### Data
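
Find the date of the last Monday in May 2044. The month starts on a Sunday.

May 2044 begins on a Sunday, so the first Monday is May 2 (1 day later).
May 2044 has 31 days. Adding weeks: 2, 9, 16, 23, 30 — the last one ≤ 31 is the 30th.

30 May 2044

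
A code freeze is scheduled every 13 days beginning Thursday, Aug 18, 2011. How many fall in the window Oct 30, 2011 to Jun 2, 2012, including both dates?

Occurrences land 13·i days after Aug 18, 2011 for i = 0, 1, 2, …
Oct 30, 2011 is 73 days after the start; 73 ÷ 13 = 5 remainder 8; since the remainder is 8, round up to i = 6. First occurrence in the window: #7 on Nov 4, 2011 (6×13 = 78 days in).
Jun 2, 2012 is 289 days after the start; 289 ÷ 13 = 22 remainder 3. Last occurrence in the window: #23 on May 30, 2012.
Occurrences #7 through #23: 17 in total.

17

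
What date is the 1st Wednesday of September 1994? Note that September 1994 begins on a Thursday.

September 1994 begins on a Thursday, so the first Wednesday is September 7 (6 days later).

September 7, 1994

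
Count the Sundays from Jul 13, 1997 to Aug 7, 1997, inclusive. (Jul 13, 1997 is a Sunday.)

4

Jul 13, 1997 is a Sunday; the first Sunday on or after it is Jul 13, 1997.
From Jul 13, 1997 to Aug 7, 1997: 18 + 7 = 25 days (rest of Jul, Aug).
25 ÷ 7 = 3 full weeks with remainder 4, so 3 more Sundays after the first → 4.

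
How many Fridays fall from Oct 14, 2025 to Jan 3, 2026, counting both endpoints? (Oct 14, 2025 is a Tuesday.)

Oct 14, 2025 is a Tuesday; the first Friday on or after it is Oct 17, 2025 (3 days later).
From Oct 17, 2025 to Jan 3, 2026: 14 + 30 + 31 + 3 = 78 days (rest of Oct, Nov, Dec, Jan).
78 ÷ 7 = 11 full weeks with remainder 1, so 11 more Fridays after the first → 12.

12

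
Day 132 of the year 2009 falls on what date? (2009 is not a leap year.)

January has 31 days (132 − 31 = 101 remain).
February has 28 days (101 − 28 = 73 remain).
March has 31 days (73 − 31 = 42 remain).
April has 30 days (42 − 30 = 12 remain).
12 into May → May 12.

12 May 2009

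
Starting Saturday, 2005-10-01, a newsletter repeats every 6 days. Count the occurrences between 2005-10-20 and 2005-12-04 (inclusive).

7

Occurrences land 6·i days after 2005-10-01 for i = 0, 1, 2, …
2005-10-20 is 19 days after the start; 19 ÷ 6 = 3 remainder 1; since the remainder is 1, round up to i = 4. First occurrence in the window: #5 on 2005-10-25 (4×6 = 24 days in).
2005-12-04 is 64 days after the start; 64 ÷ 6 = 10 remainder 4. Last occurrence in the window: #11 on 2005-11-30.
Occurrences #5 through #11: 7 in total.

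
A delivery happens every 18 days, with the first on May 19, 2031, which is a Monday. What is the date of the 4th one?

The 4th occurrence is 3 intervals after the first: 3 × 18 = 54 days after May 19, 2031.
May has 31 days — 12 days to the end of May leaves 42.
Jun has 30 days (12 left).
12 days into Jul → Jul 12, 2031.

Jul 12, 2031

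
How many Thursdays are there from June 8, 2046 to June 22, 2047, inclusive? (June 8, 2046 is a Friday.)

June 8, 2046 is a Friday; the first Thursday on or after it is June 14, 2046 (6 days later).
From June 14, 2046 to June 22, 2047: 200 + 173 = 373 days (rest of 2046, to June 22, 2047 in 2047).
373 ÷ 7 = 53 full weeks with remainder 2, so 53 more Thursdays after the first → 54.

54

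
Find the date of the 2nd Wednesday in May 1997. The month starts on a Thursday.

14 May 1997

May 1997 begins on a Thursday, so the first Wednesday is May 7 (6 days later).
The 2nd Wednesday is 1 weeks later: 7 + 7 = 14.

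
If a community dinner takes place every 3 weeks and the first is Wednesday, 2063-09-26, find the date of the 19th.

The 19th occurrence is 18 intervals after the first: 18 × 21 = 378 days after 2063-09-26.
September has 30 days — 4 days to the end of September leaves 374.
October has 31 days (343 left).
November has 30 days (313 left).
December has 31 days (282 left).
January has 31 days (251 left).
February has 29 days (222 left).
March has 31 days (191 left).
April has 30 days (161 left).
May has 31 days (130 left).
June has 30 days (100 left).
July has 31 days (69 left).
August has 31 days (38 left).
September has 30 days (8 left).
8 days into October → 2064-10-08.

2064-10-08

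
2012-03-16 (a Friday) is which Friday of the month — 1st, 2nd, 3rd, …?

Day 16 falls in week ⌈16/7⌉ of the month.
Days 1–7 hold the 1st Friday, 8–14 the 2nd, 15–21 the 3rd, 22–28 the 4th, 29–31 the 5th.
16 is in the range for the 3rd.

3rd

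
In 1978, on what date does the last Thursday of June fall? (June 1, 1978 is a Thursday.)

1978-06-29

June 1978 begins on a Thursday, so the first Thursday is June 1.
June 1978 has 30 days. Adding weeks: 1, 8, 15, 22, 29 — the last one ≤ 30 is the 29th.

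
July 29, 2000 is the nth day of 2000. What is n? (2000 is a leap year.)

211

Days in months before July: 31 + 29 + 31 + 30 + 31 + 30 = 182.
Plus 29 days into July → day 211.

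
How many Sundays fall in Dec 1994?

Dec 1, 1994 is a Thursday; the first Sunday on or after it is Dec 4, 1994 (3 days later).
From Dec 4, 1994 to Dec 31, 1994 is 31 − 4 = 27 days.
27 ÷ 7 = 3 full weeks with remainder 6, so 3 more Sundays after the first → 4.

4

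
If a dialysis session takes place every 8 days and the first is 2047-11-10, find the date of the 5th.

The 5th occurrence is 4 intervals after the first: 4 × 8 = 32 days after 2047-11-10.
November has 30 days — 20 days to the end of November leaves 12.
12 days into December → 2047-12-12.

2047-12-12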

### Exercise prompt
Please repeat the material in full, keeping it exact.

### Exercise result
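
Find the date of the last Monday in May 2044. The month starts on a Sunday.

May 2044 begins on a Sunday, so the first Monday is May 2 (1 day later).
May 2044 has 31 days. Adding weeks: 2, 9, 16, 23, 30 — the last one ≤ 31 is the 30th.

30 May 2044

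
A code freeze is scheduled every 13 days beginning Thursday, Aug 18, 2011. How many fall in the window Oct 30, 2011 to Jun 2, 2012, including both dates?

Occurrences land 13·i days after Aug 18, 2011 for i = 0, 1, 2, …
Oct 30, 2011 is 73 days after the start; 73 ÷ 13 = 5 remainder 8; since the remainder is 8, round up to i = 6. First occurrence in the window: #7 on Nov 4, 2011 (6×13 = 78 days in).
Jun 2, 2012 is 289 days after the start; 289 ÷ 13 = 22 remainder 3. Last occurrence in the window: #23 on May 30, 2012.
Occurrences #7 through #23: 17 in total.

17

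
What date is the 1st Wednesday of September 1994? Note that September 1994 begins on a Thursday.

September 1994 begins on a Thursday, so the first Wednesday is September 7 (6 days later).

September 7, 1994

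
Count the Sundays from Jul 13, 1997 to Aug 7, 1997, inclusive. (Jul 13, 1997 is a Sunday.)

4

Jul 13, 1997 is a Sunday; the first Sunday on or after it is Jul 13, 1997.
From Jul 13, 1997 to Aug 7, 1997: 18 + 7 = 25 days (rest of Jul, Aug).
25 ÷ 7 = 3 full weeks with remainder 4, so 3 more Sundays after the first → 4.

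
How many Fridays fall from Oct 14, 2025 to Jan 3, 2026, counting both endpoints? (Oct 14, 2025 is a Tuesday.)

Oct 14, 2025 is a Tuesday; the first Friday on or after it is Oct 17, 2025 (3 days later).
From Oct 17, 2025 to Jan 3, 2026: 14 + 30 + 31 + 3 = 78 days (rest of Oct, Nov, Dec, Jan).
78 ÷ 7 = 11 full weeks with remainder 1, so 11 more Fridays after the first → 12.

12

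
Day 132 of the year 2009 falls on what date? (2009 is not a leap year.)

January has 31 days (132 − 31 = 101 remain).
February has 28 days (101 − 28 = 73 remain).
March has 31 days (73 − 31 = 42 remain).
April has 30 days (42 − 30 = 12 remain).
12 into May → May 12.

12 May 2009

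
Starting Saturday, 2005-10-01, a newsletter repeats every 6 days. Count the occurrences between 2005-10-20 and 2005-12-04 (inclusive).

7

Occurrences land 6·i days after 2005-10-01 for i = 0, 1, 2, …
2005-10-20 is 19 days after the start; 19 ÷ 6 = 3 remainder 1; since the remainder is 1, round up to i = 4. First occurrence in the window: #5 on 2005-10-25 (4×6 = 24 days in).
2005-12-04 is 64 days after the start; 64 ÷ 6 = 10 remainder 4. Last occurrence in the window: #11 on 2005-11-30.
Occurrences #5 through #11: 7 in total.

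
A delivery happens every 18 days, with the first on May 19, 2031, which is a Monday. What is the date of the 4th one?

The 4th occurrence is 3 intervals after the first: 3 × 18 = 54 days after May 19, 2031.
May has 31 days — 12 days to the end of May leaves 42.
Jun has 30 days (12 left).
12 days into Jul → Jul 12, 2031.

Jul 12, 2031

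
How many Thursdays are there from June 8, 2046 to June 22, 2047, inclusive? (June 8, 2046 is a Friday.)

June 8, 2046 is a Friday; the first Thursday on or after it is June 14, 2046 (6 days later).
From June 14, 2046 to June 22, 2047: 200 + 173 = 373 days (rest of 2046, to June 22, 2047 in 2047).
373 ÷ 7 = 53 full weeks with remainder 2, so 53 more Thursdays after the first → 54.

54

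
Find the date of the 2nd Wednesday in May 1997. The month starts on a Thursday.

14 May 1997

May 1997 begins on a Thursday, so the first Wednesday is May 7 (6 days later).
The 2nd Wednesday is 1 weeks later: 7 + 7 = 14.

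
If a community dinner takes place every 3 weeks and the first is Wednesday, 2063-09-26, find the date of the 19th.

The 19th occurrence is 18 intervals after the first: 18 × 21 = 378 days after 2063-09-26.
September has 30 days — 4 days to the end of September leaves 374.
October has 31 days (343 left).
November has 30 days (313 left).
December has 31 days (282 left).
January has 31 days (251 left).
February has 29 days (222 left).
March has 31 days (191 left).
April has 30 days (161 left).
May has 31 days (130 left).
June has 30 days (100 left).
July has 31 days (69 left).
August has 31 days (38 left).
September has 30 days (8 left).
8 days into October → 2064-10-08.

2064-10-08

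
2012-03-16 (a Friday) is which Friday of the month — 1st, 2nd, 3rd, …?

Day 16 falls in week ⌈16/7⌉ of the month.
Days 1–7 hold the 1st Friday, 8–14 the 2nd, 15–21 the 3rd, 22–28 the 4th, 29–31 the 5th.
16 is in the range for the 3rd.

3rd

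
In 1978, on what date does the last Thursday of June fall? (June 1, 1978 is a Thursday.)

1978-06-29

June 1978 begins on a Thursday, so the first Thursday is June 1.
June 1978 has 30 days. Adding weeks: 1, 8, 15, 22, 29 — the last one ≤ 30 is the 29th.

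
July 29, 2000 is the nth day of 2000. What is n? (2000 is a leap year.)

211

Days in months before July: 31 + 29 + 31 + 30 + 31 + 30 = 182.
Plus 29 days into July → day 211.

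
How many Sundays fall in Dec 1994?

Dec 1, 1994 is a Thursday; the first Sunday on or after it is Dec 4, 1994 (3 days later).
From Dec 4, 1994 to Dec 31, 1994 is 31 − 4 = 27 days.
27 ÷ 7 = 3 full weeks with remainder 6, so 3 more Sundays after the first → 4.

4

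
If a dialysis session takes place every 8 days and the first is 2047-11-10, find the date of the 5th.

The 5th occurrence is 4 intervals after the first: 4 × 8 = 32 days after 2047-11-10.
November has 30 days — 20 days to the end of November leaves 12.
12 days into December → 2047-12-12.

2047-12-12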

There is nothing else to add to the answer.